Records drawn from a dataset:
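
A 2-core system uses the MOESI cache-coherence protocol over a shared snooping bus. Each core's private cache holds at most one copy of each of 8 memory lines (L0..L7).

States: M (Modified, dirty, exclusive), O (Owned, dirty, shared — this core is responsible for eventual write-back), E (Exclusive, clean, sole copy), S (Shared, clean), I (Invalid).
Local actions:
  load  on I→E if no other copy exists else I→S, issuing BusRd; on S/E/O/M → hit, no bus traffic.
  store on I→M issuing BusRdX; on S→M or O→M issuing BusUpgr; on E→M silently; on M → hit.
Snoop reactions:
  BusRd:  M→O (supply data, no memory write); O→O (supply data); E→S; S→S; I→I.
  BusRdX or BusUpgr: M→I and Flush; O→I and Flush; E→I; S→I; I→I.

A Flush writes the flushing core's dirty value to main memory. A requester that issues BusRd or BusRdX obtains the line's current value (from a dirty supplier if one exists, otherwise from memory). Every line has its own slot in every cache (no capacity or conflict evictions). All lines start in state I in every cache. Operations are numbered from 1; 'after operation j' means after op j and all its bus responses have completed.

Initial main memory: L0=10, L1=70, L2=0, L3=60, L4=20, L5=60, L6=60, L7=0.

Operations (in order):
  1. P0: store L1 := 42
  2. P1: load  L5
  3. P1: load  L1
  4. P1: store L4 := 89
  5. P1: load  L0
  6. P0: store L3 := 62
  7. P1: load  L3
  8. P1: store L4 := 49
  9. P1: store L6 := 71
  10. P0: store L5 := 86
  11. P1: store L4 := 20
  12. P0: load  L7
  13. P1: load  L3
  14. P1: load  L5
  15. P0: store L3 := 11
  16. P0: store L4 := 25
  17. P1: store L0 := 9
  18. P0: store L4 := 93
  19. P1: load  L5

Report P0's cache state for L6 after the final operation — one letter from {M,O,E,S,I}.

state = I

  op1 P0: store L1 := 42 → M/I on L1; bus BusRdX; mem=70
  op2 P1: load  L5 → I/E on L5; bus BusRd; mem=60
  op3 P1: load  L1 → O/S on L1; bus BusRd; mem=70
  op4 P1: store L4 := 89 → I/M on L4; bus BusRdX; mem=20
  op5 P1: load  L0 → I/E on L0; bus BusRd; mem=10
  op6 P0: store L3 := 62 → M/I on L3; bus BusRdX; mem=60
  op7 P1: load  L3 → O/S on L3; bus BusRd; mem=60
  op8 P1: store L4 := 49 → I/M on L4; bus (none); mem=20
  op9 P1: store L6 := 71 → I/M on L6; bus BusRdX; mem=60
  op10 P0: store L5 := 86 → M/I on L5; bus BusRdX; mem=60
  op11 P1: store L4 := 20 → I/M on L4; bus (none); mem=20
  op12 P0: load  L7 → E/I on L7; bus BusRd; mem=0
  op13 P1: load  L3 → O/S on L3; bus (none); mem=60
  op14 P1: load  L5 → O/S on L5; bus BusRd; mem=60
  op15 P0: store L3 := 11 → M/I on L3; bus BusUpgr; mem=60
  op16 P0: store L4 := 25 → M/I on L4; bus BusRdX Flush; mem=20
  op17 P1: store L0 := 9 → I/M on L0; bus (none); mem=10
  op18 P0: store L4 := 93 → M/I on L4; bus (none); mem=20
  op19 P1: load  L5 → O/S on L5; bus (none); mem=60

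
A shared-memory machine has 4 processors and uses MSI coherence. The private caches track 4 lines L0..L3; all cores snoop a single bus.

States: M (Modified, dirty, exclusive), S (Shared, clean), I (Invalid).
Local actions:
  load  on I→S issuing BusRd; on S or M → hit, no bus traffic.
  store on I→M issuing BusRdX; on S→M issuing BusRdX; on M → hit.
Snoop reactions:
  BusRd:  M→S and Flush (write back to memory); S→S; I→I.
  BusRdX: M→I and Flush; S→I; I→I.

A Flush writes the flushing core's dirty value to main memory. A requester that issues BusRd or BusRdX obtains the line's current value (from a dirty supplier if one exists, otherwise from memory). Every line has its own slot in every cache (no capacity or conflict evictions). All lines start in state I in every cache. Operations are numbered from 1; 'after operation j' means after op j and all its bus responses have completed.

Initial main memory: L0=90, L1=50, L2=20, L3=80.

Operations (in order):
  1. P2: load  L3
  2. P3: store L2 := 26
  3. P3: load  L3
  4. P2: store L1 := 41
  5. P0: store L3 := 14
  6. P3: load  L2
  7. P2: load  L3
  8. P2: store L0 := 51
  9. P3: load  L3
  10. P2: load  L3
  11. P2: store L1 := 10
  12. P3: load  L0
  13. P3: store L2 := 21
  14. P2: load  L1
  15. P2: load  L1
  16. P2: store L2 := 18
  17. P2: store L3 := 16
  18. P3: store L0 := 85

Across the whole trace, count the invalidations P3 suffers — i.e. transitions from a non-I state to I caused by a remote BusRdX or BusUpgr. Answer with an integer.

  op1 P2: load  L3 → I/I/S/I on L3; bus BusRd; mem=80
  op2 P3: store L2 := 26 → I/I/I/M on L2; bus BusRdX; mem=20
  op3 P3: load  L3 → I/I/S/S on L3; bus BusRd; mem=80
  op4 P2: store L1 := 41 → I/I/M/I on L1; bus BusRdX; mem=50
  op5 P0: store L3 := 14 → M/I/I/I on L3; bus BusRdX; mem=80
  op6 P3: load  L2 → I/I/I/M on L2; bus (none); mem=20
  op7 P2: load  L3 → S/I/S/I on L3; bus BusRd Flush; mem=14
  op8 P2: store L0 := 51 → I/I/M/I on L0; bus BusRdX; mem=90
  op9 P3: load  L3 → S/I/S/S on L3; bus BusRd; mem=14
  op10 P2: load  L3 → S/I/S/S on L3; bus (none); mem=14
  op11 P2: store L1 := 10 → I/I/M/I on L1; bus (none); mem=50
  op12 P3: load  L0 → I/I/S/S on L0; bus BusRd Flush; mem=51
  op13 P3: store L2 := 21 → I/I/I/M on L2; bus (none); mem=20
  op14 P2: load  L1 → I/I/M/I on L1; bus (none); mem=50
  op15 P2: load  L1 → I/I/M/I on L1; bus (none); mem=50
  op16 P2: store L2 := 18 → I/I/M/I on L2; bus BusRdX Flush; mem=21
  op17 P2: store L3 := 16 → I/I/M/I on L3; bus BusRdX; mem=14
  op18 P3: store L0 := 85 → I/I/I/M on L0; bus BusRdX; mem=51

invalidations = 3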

> [EXERCISE AIM] When the line with "2. P1: load" is reached in the data above, start copying there, and copy each line exactly until the line with "BusRdX: M→I and Flush; S→I; I→I." has been copied; copy nothing else.

> [EXERCISE ANSWER]
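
  2. P1: load  L5
  3. P1: load  L1
  4. P1: store L4 := 89
  5. P1: load  L0
  6. P0: store L3 := 62
  7. P1: load  L3
  8. P1: store L4 := 49
  9. P1: store L6 := 71
  10. P0: store L5 := 86
  11. P1: store L4 := 20
  12. P0: load  L7
  13. P1: load  L3
  14. P1: load  L5
  15. P0: store L3 := 11
  16. P0: store L4 := 25
  17. P1: store L0 := 9
  18. P0: store L4 := 93
  19. P1: load  L5

Report P0's cache state for L6 after the final operation — one letter from {M,O,E,S,I}.

state = I

  op1 P0: store L1 := 42 → M/I on L1; bus BusRdX; mem=70
  op2 P1: load  L5 → I/E on L5; bus BusRd; mem=60
  op3 P1: load  L1 → O/S on L1; bus BusRd; mem=70
  op4 P1: store L4 := 89 → I/M on L4; bus BusRdX; mem=20
  op5 P1: load  L0 → I/E on L0; bus BusRd; mem=10
  op6 P0: store L3 := 62 → M/I on L3; bus BusRdX; mem=60
  op7 P1: load  L3 → O/S on L3; bus BusRd; mem=60
  op8 P1: store L4 := 49 → I/M on L4; bus (none); mem=20
  op9 P1: store L6 := 71 → I/M on L6; bus BusRdX; mem=60
  op10 P0: store L5 := 86 → M/I on L5; bus BusRdX; mem=60
  op11 P1: store L4 := 20 → I/M on L4; bus (none); mem=20
  op12 P0: load  L7 → E/I on L7; bus BusRd; mem=0
  op13 P1: load  L3 → O/S on L3; bus (none); mem=60
  op14 P1: load  L5 → O/S on L5; bus BusRd; mem=60
  op15 P0: store L3 := 11 → M/I on L3; bus BusUpgr; mem=60
  op16 P0: store L4 := 25 → M/I on L4; bus BusRdX Flush; mem=20
  op17 P1: store L0 := 9 → I/M on L0; bus (none); mem=10
  op18 P0: store L4 := 93 → M/I on L4; bus (none); mem=20
  op19 P1: load  L5 → O/S on L5; bus (none); mem=60

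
A shared-memory machine has 4 processors and uses MSI coherence. The private caches track 4 lines L0..L3; all cores snoop a single bus.

States: M (Modified, dirty, exclusive), S (Shared, clean), I (Invalid).
Local actions:
  load  on I→S issuing BusRd; on S or M → hit, no bus traffic.
  store on I→M issuing BusRdX; on S→M issuing BusRdX; on M → hit.
Snoop reactions:
  BusRd:  M→S and Flush (write back to memory); S→S; I→I.
  BusRdX: M→I and Flush; S→I; I→I.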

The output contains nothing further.